*The task:* Please copy, word for word, the line that contains "Minimize P = 8x1 - 12x2" and every line after it through the end of the records, and nothing more.

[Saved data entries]

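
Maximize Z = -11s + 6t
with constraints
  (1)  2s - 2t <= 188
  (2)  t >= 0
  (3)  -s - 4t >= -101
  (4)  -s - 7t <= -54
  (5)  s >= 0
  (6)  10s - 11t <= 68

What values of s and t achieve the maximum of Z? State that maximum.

s = 0, t = 101/4, maximum Z = 303/2

Corner points and Z = -11s + 6t:
  (0, 101/4) → Z = 303/2
  (461/17, 314/17) → Z = -3187/17
  (0, 54/7) → Z = 324/7
  (1070/81, 472/81) → Z = -8938/81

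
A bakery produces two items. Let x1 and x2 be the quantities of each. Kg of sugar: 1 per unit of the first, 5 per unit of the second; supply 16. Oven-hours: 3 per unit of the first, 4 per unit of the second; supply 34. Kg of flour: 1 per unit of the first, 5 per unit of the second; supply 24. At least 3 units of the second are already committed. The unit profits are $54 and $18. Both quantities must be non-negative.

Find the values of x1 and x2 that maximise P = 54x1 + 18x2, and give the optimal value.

x1 = 1, x2 = 3, maximum P = 108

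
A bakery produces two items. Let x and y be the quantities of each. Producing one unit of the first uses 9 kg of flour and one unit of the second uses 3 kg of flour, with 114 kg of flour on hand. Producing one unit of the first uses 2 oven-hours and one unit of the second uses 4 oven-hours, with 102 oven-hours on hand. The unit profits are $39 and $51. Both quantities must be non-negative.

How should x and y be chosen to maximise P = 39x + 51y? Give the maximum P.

Vertices and P = 39x + 51y:
  (0, 0) → P = 0
  (0, 51/2) → P = 2601/2
  (38/3, 0) → P = 494
  (5, 23) → P = 1368

x = 5, y = 23, maximum P = 1368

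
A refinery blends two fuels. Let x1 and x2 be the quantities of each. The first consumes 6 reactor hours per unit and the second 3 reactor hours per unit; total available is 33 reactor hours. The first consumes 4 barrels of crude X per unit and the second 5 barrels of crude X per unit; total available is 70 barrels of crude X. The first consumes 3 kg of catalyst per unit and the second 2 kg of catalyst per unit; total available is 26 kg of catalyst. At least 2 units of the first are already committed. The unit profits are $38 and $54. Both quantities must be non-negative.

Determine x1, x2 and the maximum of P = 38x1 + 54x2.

Feasible corners and P = 38x1 + 54x2:
  (11/2, 0) → P = 209
  (2, 0) → P = 76
  (2, 7) → P = 454

The binding constraints are 6x1 + 3x2 = 33 and x1 = 2.
Solving simultaneously gives x1 = 2, x2 = 7.

x1 = 2, x2 = 7, maximum P = 454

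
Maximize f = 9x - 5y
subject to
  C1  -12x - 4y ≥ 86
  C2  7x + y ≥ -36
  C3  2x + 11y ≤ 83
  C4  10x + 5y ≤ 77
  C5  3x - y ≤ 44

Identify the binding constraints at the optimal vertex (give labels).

Extreme points and f = 9x - 5y:
  (-29/8, -85/8) → f = 41/2
  (15/4, -131/4) → f = 395/2
  (4/5, -208/5) → f = 1076/5

The maximum is at (4/5, -208/5). Substituting into each constraint, equality holds for C2 and C5; the remaining constraints have slack.

C2 and C5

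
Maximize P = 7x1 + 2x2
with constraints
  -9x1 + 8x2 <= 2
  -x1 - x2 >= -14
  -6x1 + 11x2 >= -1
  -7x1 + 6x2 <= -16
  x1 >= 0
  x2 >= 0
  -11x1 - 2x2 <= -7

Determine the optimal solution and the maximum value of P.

Vertices and P = 7x1 + 2x2:
  (155/17, 83/17) → P = 1251/17
  (100/13, 82/13) → P = 864/13
  (170/41, 89/41) → P = 1368/41

At the optimal vertex, -x1 - x2 = -14 and -6x1 + 11x2 = -1.
Solving simultaneously gives x1 = 155/17, x2 = 83/17.

x1 = 155/17, x2 = 83/17, maximum P = 1251/17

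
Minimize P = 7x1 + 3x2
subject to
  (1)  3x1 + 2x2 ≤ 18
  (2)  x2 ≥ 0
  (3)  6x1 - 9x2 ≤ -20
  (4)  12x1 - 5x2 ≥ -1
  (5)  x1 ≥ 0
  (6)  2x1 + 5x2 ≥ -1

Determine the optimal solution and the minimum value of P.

Extreme points and P = 7x1 + 3x2:
  (122/39, 56/13) → P = 1358/39
  (88/39, 73/13) → P = 1273/39
  (7/6, 3) → P = 103/6

The optimum lies where 6x1 - 9x2 = -20 and 12x1 - 5x2 = -1.
Solving simultaneously gives x1 = 7/6, x2 = 3.

x1 = 7/6, x2 = 3, minimum P = 103/6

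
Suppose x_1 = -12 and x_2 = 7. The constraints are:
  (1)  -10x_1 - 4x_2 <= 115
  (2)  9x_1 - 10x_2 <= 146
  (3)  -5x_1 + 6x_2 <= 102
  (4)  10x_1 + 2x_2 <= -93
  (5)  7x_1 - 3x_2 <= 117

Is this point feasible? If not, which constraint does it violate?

feasible

(1): 92 ≤ 115 ✓
(2): -178 ≤ 146 ✓
(3): 102 ≤ 102 ✓
(4): -106 ≤ -93 ✓
(5): -105 ≤ 117 ✓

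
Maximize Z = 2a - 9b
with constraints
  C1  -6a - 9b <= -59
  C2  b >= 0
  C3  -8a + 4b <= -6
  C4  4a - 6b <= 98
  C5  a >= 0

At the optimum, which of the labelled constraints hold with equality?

Feasible corners and Z = 2a - 9b:
  (59/6, 0) → Z = 59/3
  (145/48, 109/24) → Z = -209/6
  (49/2, 0) → Z = 49
The feasible region is unbounded (it extends along (3, 2), (1, 2)), but Z strictly decreases along every unbounded feasible direction, so there is no improving ray and the maximum is attained at a vertex.

The maximum is at (49/2, 0). Substituting into each constraint, equality holds for C2 and C4; the remaining constraints have slack.

C2 and C4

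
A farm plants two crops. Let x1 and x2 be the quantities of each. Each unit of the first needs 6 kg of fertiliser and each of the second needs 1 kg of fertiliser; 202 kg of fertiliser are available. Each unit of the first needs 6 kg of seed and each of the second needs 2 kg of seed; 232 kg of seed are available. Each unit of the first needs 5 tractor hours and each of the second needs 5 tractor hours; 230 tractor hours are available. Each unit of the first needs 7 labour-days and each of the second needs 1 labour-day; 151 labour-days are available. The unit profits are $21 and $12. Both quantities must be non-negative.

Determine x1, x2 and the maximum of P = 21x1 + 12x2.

x1 = 35/2, x2 = 57/2, maximum P = 1419/2

Corner points and P = 21x1 + 12x2:
  (0, 0) → P = 0
  (0, 46) → P = 552
  (151/7, 0) → P = 453
  (35/2, 57/2) → P = 1419/2

The binding constraints are 5x1 + 5x2 = 230 and 7x1 + x2 = 151.
Solving simultaneously gives x1 = 35/2, x2 = 57/2.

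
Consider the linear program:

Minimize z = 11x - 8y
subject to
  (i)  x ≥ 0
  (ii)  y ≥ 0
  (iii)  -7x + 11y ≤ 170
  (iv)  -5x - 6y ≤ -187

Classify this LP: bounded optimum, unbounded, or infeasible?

bounded optimum

Feasible corners and z = 11x - 8y:
  (187/5, 0) → z = 2057/5
  (1037/97, 2159/97) → z = -5865/97
The feasible region has finitely many vertices and no improving ray; the minimum is -5865/97 at (1037/97, 2159/97).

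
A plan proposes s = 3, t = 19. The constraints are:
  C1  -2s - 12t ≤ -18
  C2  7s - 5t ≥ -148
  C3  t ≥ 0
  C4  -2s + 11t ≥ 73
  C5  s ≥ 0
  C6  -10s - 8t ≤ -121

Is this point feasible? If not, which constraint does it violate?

feasible

C1: -234 ≤ -18 ✓
C2: -74 ≥ -148 ✓
C3: 19 ≥ 0 ✓
C4: 203 ≥ 73 ✓
C5: 3 ≥ 0 ✓
C6: -182 ≤ -121 ✓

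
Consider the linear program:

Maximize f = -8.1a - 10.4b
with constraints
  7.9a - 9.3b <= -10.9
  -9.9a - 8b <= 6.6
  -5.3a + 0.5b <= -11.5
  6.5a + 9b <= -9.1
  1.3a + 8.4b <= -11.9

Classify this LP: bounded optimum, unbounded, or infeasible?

infeasible

The boundaries -9.9a - 8b = 6.6 and -5.3a + 0.5b = -11.5 meet at (1774/947, -14883/4735), but that point violates 7.9a - 9.3b ≤ -10.9. Every candidate vertex is excluded by some other constraint, so the feasible region is empty.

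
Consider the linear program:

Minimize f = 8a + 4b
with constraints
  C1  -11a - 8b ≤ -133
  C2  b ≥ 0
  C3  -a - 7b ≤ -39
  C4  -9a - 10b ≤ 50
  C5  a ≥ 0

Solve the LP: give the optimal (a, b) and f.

a = 0, b = 133/8, minimum f = 133/2

Extreme points and f = 8a + 4b:
  (619/69, 296/69) → f = 6136/69
  (0, 133/8) → f = 133/2
  (39, 0) → f = 312
The feasible region is unbounded (it extends along (0, 1), (1, 0)), but f strictly increases along every unbounded feasible direction, so there is no improving ray and the minimum is attained at a vertex.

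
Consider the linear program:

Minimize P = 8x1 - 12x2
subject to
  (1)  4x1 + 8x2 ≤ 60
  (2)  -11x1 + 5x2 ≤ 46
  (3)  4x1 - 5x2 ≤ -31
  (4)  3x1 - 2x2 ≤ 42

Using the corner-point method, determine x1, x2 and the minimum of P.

x1 = -17/27, x2 = 211/27, minimum P = -2668/27

Vertices and P = 8x1 - 12x2:
  (-17/27, 211/27) → P = -2668/27
  (1, 7) → P = -76
  (-15/7, 157/35) → P = -2484/35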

*Result of this task:*
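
Minimize P = 8x1 - 12x2
subject to
  (1)  4x1 + 8x2 ≤ 60
  (2)  -11x1 + 5x2 ≤ 46
  (3)  4x1 - 5x2 ≤ -31
  (4)  3x1 - 2x2 ≤ 42

Using the corner-point method, determine x1, x2 and the minimum of P.

x1 = -17/27, x2 = 211/27, minimum P = -2668/27

Vertices and P = 8x1 - 12x2:
  (-17/27, 211/27) → P = -2668/27
  (1, 7) → P = -76
  (-15/7, 157/35) → P = -2484/35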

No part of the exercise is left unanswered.